> [Exercise directions] Retype precisely the section of the data that starts at the line containing "A servo with" and runs to its final line, ends included.

====================

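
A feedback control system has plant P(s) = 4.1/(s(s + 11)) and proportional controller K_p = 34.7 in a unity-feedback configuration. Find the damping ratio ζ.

ζ = 0.461

With unity feedback the closed-loop characteristic equation is s² + 11s + 34.7·4.1 = s² + 11s + 142.3 = 0.
Matching s² + 2ζω_n s + ω_n²: ω_n = √142.3 = 11.93 rad/s and 2ζω_n = 11, so ζ = 11/(2·11.93) = 0.461.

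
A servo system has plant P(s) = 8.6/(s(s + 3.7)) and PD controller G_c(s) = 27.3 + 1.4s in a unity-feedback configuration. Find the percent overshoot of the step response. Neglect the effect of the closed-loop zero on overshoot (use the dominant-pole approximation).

15.2%

Forward path: (27.3 + 1.4s)·8.6/(s(s+3.7)). The closed-loop characteristic equation is s² + (3.7 + 8.6·1.4)s + 8.6·27.3 = 0.
That is s² + 15.74s + 234.8 = 0, so ω_n = 15.32 rad/s and ζ = 15.74/(2·15.32) = 0.5136.
%OS = 100·exp(−πζ/√(1−ζ²)) = 15.2%.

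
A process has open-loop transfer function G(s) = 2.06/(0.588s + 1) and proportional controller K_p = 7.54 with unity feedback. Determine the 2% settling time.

Closed loop: T(s) = K_p·G/(1+K_p·G) = 15.53/(0.588s + 1 + 15.53), with pole at s = −(1 + 15.53)/0.588 = −28.12.
τ = 1/28.12 = 0.03557 s, so 2% settling time ≈ 4τ = 0.142 s.

T_s ≈ 0.142 s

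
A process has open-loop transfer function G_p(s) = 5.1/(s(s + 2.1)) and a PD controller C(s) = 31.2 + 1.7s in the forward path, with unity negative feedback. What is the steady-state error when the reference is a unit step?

The open loop C(s)G_p(s) has a pole at the origin (type 1), so the static position error constant is infinite and e_ss = 1/(1+∞) = 0.

0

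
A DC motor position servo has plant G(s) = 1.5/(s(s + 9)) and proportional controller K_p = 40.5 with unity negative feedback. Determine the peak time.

T_p = 0.494 s

The closed-loop denominator s² + 9s + 60.75 gives ω_n = √60.75 = 7.794 and ζ = 9/(2ω_n) = 0.5774.
Damped frequency ω_d = ω_n√(1−ζ²) = 6.364 rad/s, so peak time T_p = π/ω_d = 0.494 s.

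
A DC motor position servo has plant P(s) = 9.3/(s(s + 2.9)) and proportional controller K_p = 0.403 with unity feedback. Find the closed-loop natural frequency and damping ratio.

ω_n = 1.94 rad/s, ζ = 0.749

1 + K_p·P(s) = 0 gives s² + 2.9s + 3.748 = 0.
So ω_n² = 3.748 ⇒ ω_n = 1.936 rad/s, and ζ = 2.9/(2ω_n) = 0.749.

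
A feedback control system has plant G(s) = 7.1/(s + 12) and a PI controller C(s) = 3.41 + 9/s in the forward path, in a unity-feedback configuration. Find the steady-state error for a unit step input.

0

The open loop C(s)G(s) has a pole at the origin (type 1), so the static position error constant is infinite and e_ss = 1/(1+∞) = 0.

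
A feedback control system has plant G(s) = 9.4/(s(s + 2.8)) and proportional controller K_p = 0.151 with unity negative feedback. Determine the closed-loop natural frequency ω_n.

ω_n = 1.19 rad/s

The closed-loop denominator is s(s+2.8) + 0.151·9.4 = s² + 2.8s + 1.419.
Matching s² + 2ζω_n s + ω_n²: ω_n = √1.419 = 1.191 rad/s and 2ζω_n = 2.8, so ζ = 2.8/(2·1.191) = 1.18.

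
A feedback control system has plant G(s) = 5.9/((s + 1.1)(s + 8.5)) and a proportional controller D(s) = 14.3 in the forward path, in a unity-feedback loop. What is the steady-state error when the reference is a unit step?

The loop is type 0. Static position error constant K_pos = D(0)·G(0) = 14.3·0.631 = 9.024.
Steady-state error to a unit step: e_ss = 1/(1+K_pos) = 1/10.02 = 0.0998.

0.0998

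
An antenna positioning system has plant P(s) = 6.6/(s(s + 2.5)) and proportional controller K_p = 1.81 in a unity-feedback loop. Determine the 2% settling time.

Closed-loop characteristic equation: s² + 2.5s + 11.95 = 0, so ω_n = 3.456 rad/s and ζ = 2.5/(2·3.456) = 0.3617.
2% settling time T_s ≈ 4/(ζω_n) = 4/1.25 = 3.2 s.

T_s ≈ 3.2 s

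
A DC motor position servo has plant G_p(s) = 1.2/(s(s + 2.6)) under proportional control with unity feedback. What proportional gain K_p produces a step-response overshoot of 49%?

From %OS = 100·exp(−πζ/√(1−ζ²)) = 49%, ζ = −ln(0.49)/√(π²+ln²(0.49)) = 0.2214.
Characteristic equation s² + 2.6s + 1.2K_p = 0 gives ζ = 2.6/(2√(1.2K_p)).
Setting ζ = 0.2214: √(1.2K_p) = 2.6/(2·0.2214) = 5.871, so K_p = 34.47/1.2 = 28.7.

K_p = 28.7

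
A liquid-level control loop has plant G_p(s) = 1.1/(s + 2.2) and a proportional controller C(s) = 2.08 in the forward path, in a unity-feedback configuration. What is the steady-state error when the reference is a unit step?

The loop is type 0. Static position error constant K_pos = C(0)·G_p(0) = 2.08·0.5 = 1.04.
Steady-state error to a unit step: e_ss = 1/(1+K_pos) = 1/2.04 = 0.49.

0.49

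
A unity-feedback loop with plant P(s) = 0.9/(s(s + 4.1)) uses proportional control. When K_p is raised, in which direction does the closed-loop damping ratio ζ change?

decrease

ζ = 4.1/(2√(0.9K_p)); increasing K_p raises the denominator, so ζ falls.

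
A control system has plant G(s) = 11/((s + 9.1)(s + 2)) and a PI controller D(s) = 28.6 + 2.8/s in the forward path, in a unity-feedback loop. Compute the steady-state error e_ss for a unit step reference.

The open loop D(s)G(s) has a pole at the origin (type 1), so the static position error constant is infinite and e_ss = 1/(1+∞) = 0.

0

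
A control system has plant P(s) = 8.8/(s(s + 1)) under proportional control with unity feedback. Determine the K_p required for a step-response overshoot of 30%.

From %OS = 100·exp(−πζ/√(1−ζ²)) = 30%, ζ = −ln(0.3)/√(π²+ln²(0.3)) = 0.3579.
Characteristic equation s² + 1s + 8.8K_p = 0 gives ζ = 1/(2√(8.8K_p)).
Setting ζ = 0.3579: √(8.8K_p) = 1/(2·0.3579) = 1.397, so K_p = 1.952/8.8 = 0.222.

K_p = 0.222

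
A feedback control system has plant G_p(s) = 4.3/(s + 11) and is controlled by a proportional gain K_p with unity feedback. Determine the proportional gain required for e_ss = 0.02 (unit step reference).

For a type-0 loop with proportional control, e_ss = 1/(1 + K_p·G_p(0)).
G_p(0) = 0.3909. Require 1/(1 + K_p·0.3909) = 0.02, so 1 + 0.3909·K_p = 50.
K_p = (50 − 1)/0.3909 = 125.

K_p = 125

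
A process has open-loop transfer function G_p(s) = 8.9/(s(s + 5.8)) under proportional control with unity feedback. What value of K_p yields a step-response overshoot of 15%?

K_p = 3.54

From %OS = 100·exp(−πζ/√(1−ζ²)) = 15%, ζ = −ln(0.15)/√(π²+ln²(0.15)) = 0.5169.
Characteristic equation s² + 5.8s + 8.9K_p = 0 gives ζ = 5.8/(2√(8.9K_p)).
Setting ζ = 0.5169: √(8.9K_p) = 5.8/(2·0.5169) = 5.61, so K_p = 31.47/8.9 = 3.54.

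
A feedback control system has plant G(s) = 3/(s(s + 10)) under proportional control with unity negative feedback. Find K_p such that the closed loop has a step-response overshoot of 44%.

From %OS = 100·exp(−πζ/√(1−ζ²)) = 44%, ζ = −ln(0.44)/√(π²+ln²(0.44)) = 0.2528.
Characteristic equation s² + 10s + 3K_p = 0 gives ζ = 10/(2√(3K_p)).
Setting ζ = 0.2528: √(3K_p) = 10/(2·0.2528) = 19.78, so K_p = 391.1/3 = 130.

K_p = 130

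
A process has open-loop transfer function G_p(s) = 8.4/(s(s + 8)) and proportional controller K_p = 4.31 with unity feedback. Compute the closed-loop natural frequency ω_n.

1 + K_p·G_p(s) = 0 gives s² + 8s + 36.2 = 0.
So ω_n² = 36.2 ⇒ ω_n = 6.017 rad/s, and ζ = 8/(2ω_n) = 0.665.

ω_n = 6.02 rad/s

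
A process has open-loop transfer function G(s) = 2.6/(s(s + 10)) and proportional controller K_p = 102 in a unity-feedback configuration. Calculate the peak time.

T_p = 0.203 s

The closed-loop denominator s² + 10s + 265.2 gives ω_n = √265.2 = 16.28 and ζ = 10/(2ω_n) = 0.307.
Damped frequency ω_d = ω_n√(1−ζ²) = 15.5 rad/s, so peak time T_p = π/ω_d = 0.203 s.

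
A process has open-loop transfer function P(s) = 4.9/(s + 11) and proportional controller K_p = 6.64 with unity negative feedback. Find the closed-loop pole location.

s = -43.54

Closed-loop transfer function: T(s) = K_p·P(s)/(1 + K_p·P(s)) = 32.54/(s + 11 + 32.54) = 32.54/(s + 43.54).
The closed-loop pole is at s = −43.54.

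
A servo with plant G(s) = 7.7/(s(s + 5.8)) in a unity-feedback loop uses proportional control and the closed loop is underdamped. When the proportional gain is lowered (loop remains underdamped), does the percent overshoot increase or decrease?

ζ = 5.8/(2√(7.7K_p)) rises as K_p falls; higher damping means less overshoot.

decrease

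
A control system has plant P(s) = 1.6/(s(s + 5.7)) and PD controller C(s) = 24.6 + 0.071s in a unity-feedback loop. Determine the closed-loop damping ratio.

ζ = 0.463

Forward path: (24.6 + 0.071s)·1.6/(s(s+5.7)). The closed-loop characteristic equation is s² + (5.7 + 1.6·0.071)s + 1.6·24.6 = 0.
That is s² + 5.814s + 39.36 = 0, so ω_n = 6.274 rad/s and ζ = 5.814/(2·6.274) = 0.4633.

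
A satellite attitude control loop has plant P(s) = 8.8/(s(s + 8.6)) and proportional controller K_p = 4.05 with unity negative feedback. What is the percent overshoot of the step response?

3.83%

Closed-loop characteristic equation: s² + 8.6s + 35.64 = 0, so ω_n = 5.97 rad/s and ζ = 8.6/(2·5.97) = 0.7203.
%OS = 100·exp(−πζ/√(1−ζ²)) = 100·exp(−π·0.7203/√0.4812) = 3.83%.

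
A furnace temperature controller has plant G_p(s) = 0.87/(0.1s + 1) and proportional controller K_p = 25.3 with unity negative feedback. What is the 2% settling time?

T_s ≈ 0.0174 s

Closed loop: T(s) = K_p·G_p/(1+K_p·G_p) = 22.01/(0.1s + 1 + 22.01), with pole at s = −(1 + 22.01)/0.1 = −230.1.
τ = 1/230.1 = 0.004346 s, so 2% settling time ≈ 4τ = 0.0174 s.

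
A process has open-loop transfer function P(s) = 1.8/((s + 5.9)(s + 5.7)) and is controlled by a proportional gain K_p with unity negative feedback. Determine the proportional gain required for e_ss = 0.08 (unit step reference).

K_p = 215

Steady-state error for a unit step on this type-0 loop is 1/(1 + K_p·P(0)).
P(0) = 0.05352. Require 1/(1 + K_p·0.05352) = 0.08, so 1 + 0.05352·K_p = 12.5.
K_p = (12.5 − 1)/0.05352 = 215.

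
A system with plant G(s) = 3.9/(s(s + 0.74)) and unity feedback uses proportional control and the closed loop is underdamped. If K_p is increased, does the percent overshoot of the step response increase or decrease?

ζ = 0.74/(2√(3.9K_p)) decreases as K_p grows; lower damping means more overshoot.

increase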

====================

> [Written answer]
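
A servo with plant G(s) = 7.7/(s(s + 5.8)) in a unity-feedback loop uses proportional control and the closed loop is underdamped. When the proportional gain is lowered (loop remains underdamped), does the percent overshoot increase or decrease?

ζ = 5.8/(2√(7.7K_p)) rises as K_p falls; higher damping means less overshoot.

decrease

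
A control system has plant P(s) = 1.6/(s(s + 5.7)) and PD controller C(s) = 24.6 + 0.071s in a unity-feedback loop. Determine the closed-loop damping ratio.

ζ = 0.463

Forward path: (24.6 + 0.071s)·1.6/(s(s+5.7)). The closed-loop characteristic equation is s² + (5.7 + 1.6·0.071)s + 1.6·24.6 = 0.
That is s² + 5.814s + 39.36 = 0, so ω_n = 6.274 rad/s and ζ = 5.814/(2·6.274) = 0.4633.

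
A satellite attitude control loop has plant P(s) = 8.8/(s(s + 8.6)) and proportional controller K_p = 4.05 with unity negative feedback. What is the percent overshoot of the step response?

3.83%

Closed-loop characteristic equation: s² + 8.6s + 35.64 = 0, so ω_n = 5.97 rad/s and ζ = 8.6/(2·5.97) = 0.7203.
%OS = 100·exp(−πζ/√(1−ζ²)) = 100·exp(−π·0.7203/√0.4812) = 3.83%.

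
A furnace temperature controller has plant G_p(s) = 0.87/(0.1s + 1) and proportional controller K_p = 25.3 with unity negative feedback. What is the 2% settling time?

T_s ≈ 0.0174 s

Closed loop: T(s) = K_p·G_p/(1+K_p·G_p) = 22.01/(0.1s + 1 + 22.01), with pole at s = −(1 + 22.01)/0.1 = −230.1.
τ = 1/230.1 = 0.004346 s, so 2% settling time ≈ 4τ = 0.0174 s.

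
A process has open-loop transfer function P(s) = 1.8/((s + 5.9)(s + 5.7)) and is controlled by a proportional gain K_p with unity negative feedback. Determine the proportional gain required for e_ss = 0.08 (unit step reference).

K_p = 215

Steady-state error for a unit step on this type-0 loop is 1/(1 + K_p·P(0)).
P(0) = 0.05352. Require 1/(1 + K_p·0.05352) = 0.08, so 1 + 0.05352·K_p = 12.5.
K_p = (12.5 − 1)/0.05352 = 215.

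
A system with plant G(s) = 3.9/(s(s + 0.74)) and unity feedback uses proportional control and the closed loop is underdamped. If K_p is increased, does the percent overshoot of the step response increase or decrease?

ζ = 0.74/(2√(3.9K_p)) decreases as K_p grows; lower damping means more overshoot.

increase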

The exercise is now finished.